*** Opening Provided information ***
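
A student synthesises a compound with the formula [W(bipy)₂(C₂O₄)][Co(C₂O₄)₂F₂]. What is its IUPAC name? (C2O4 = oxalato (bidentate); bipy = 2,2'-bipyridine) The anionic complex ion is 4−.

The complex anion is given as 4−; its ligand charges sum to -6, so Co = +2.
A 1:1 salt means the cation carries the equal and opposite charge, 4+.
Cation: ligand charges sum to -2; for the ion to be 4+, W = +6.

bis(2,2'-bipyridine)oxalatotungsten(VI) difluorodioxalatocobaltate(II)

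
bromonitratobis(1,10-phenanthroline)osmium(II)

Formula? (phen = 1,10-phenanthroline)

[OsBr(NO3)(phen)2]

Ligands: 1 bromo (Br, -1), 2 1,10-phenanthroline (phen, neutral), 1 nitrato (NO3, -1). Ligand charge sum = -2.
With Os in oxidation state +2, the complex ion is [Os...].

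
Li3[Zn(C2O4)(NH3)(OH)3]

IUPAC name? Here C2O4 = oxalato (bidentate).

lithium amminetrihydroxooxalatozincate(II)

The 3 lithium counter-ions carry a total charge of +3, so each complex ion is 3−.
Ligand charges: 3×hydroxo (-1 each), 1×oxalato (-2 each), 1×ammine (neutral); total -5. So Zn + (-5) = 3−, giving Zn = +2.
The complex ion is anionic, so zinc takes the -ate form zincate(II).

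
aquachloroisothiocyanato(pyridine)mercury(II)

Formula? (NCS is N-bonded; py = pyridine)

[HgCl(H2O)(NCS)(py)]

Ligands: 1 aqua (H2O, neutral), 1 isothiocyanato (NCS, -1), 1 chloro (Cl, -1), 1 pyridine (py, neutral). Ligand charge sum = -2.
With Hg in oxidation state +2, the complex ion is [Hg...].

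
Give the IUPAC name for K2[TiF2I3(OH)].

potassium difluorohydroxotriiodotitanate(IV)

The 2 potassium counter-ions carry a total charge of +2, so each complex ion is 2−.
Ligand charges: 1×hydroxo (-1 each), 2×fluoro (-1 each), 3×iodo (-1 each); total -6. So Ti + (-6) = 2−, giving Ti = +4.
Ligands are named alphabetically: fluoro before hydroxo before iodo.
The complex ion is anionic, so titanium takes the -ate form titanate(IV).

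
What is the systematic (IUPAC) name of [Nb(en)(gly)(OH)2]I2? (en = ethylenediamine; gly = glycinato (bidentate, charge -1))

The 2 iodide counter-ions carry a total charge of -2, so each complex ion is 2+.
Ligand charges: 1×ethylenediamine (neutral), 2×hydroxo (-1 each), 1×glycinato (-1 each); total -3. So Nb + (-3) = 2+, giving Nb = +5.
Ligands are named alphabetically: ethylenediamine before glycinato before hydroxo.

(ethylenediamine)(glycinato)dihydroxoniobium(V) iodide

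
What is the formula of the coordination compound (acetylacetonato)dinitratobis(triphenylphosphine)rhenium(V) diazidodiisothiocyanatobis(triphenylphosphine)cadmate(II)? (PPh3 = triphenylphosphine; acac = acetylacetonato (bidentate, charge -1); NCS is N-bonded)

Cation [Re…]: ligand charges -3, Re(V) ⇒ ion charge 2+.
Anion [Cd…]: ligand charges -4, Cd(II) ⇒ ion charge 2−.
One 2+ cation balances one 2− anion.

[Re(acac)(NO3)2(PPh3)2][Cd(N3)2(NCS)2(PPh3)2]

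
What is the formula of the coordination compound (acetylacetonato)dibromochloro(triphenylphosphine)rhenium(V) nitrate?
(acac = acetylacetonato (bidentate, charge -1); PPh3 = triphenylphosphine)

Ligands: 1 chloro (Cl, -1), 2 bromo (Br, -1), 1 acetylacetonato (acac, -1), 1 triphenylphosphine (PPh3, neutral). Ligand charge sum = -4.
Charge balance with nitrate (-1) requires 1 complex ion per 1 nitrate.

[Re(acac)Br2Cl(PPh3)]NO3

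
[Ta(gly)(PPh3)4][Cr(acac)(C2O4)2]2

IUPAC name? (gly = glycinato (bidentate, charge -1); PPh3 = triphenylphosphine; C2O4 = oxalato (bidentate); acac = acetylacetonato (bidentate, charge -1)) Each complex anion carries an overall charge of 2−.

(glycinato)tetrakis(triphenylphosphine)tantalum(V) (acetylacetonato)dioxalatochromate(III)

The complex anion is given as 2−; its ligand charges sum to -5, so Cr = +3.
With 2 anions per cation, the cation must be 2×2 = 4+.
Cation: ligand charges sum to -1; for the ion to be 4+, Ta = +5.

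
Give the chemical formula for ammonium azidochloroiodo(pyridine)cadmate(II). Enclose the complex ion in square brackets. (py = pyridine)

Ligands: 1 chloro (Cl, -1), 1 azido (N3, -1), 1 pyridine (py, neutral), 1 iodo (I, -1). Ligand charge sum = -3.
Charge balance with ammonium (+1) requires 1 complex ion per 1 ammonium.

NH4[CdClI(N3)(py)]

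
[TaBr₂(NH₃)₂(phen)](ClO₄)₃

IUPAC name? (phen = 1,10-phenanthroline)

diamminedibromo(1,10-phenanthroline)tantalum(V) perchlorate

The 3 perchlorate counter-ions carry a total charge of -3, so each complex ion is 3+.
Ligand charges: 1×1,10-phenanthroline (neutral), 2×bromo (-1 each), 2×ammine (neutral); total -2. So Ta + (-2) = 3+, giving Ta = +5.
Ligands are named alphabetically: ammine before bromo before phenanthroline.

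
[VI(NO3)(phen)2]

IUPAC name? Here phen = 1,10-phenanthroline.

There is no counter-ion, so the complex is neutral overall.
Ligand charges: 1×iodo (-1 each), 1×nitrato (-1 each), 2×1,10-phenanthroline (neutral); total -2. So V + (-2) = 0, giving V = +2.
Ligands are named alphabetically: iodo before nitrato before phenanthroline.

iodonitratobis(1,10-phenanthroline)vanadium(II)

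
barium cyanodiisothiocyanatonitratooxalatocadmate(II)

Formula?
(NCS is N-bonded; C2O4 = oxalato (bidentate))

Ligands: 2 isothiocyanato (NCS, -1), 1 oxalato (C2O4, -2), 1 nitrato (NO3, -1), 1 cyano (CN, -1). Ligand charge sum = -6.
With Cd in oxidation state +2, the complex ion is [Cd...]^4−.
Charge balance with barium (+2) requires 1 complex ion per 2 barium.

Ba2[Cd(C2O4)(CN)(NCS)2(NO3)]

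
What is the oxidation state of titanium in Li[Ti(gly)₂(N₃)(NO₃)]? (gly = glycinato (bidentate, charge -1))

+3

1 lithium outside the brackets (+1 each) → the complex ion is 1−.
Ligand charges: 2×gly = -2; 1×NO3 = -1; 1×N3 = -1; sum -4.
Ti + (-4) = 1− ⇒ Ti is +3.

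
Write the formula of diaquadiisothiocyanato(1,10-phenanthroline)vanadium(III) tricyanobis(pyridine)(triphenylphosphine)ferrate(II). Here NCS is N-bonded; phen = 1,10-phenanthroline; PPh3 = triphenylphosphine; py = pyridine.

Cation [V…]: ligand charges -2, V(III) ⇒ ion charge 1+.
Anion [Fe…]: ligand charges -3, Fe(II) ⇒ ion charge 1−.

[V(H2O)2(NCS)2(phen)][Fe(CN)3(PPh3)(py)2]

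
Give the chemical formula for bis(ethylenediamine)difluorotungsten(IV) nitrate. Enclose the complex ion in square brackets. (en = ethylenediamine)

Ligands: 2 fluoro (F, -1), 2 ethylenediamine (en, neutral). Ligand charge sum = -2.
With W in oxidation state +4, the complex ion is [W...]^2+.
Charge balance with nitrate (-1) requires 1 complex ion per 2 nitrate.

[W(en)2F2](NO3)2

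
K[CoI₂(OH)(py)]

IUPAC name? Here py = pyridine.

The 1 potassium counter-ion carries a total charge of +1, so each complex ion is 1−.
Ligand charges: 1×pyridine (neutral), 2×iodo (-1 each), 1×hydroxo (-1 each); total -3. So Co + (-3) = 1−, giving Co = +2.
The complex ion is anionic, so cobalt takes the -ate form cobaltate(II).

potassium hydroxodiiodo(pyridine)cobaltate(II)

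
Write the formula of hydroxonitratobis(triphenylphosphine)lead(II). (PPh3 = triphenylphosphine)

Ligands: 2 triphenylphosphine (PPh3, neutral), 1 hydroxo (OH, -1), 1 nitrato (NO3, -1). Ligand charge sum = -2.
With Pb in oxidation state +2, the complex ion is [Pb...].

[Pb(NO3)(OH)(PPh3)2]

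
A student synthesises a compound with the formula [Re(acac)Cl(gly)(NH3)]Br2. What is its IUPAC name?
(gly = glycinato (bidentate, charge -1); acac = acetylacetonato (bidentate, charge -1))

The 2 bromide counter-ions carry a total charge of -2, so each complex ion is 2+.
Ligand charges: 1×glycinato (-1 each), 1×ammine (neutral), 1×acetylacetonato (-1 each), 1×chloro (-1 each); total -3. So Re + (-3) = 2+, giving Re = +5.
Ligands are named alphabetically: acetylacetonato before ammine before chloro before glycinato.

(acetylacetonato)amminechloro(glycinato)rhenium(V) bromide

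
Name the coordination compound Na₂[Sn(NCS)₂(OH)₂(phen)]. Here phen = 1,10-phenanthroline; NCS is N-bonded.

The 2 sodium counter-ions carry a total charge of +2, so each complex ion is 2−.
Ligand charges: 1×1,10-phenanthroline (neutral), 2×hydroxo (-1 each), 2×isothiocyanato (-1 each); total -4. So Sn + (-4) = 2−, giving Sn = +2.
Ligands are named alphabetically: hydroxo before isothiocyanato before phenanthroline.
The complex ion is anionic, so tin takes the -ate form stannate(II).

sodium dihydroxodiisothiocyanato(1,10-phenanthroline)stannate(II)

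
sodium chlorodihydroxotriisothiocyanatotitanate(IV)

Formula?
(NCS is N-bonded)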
*** Closing Provided information ***
■ Exercise prompt
Start with the line above that contains "bromonitratobis(1,10-phenanthroline)osmium(II)" and end with the line that contains "Li3[Zn(C2O4)(NH3)(OH)3]". Write out those lines exactly, and only those.

■ Solution
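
bromonitratobis(1,10-phenanthroline)osmium(II)

Formula? (phen = 1,10-phenanthroline)

[OsBr(NO3)(phen)2]

Ligands: 1 bromo (Br, -1), 2 1,10-phenanthroline (phen, neutral), 1 nitrato (NO3, -1). Ligand charge sum = -2.
With Os in oxidation state +2, the complex ion is [Os...].

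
Li3[Zn(C2O4)(NH3)(OH)3]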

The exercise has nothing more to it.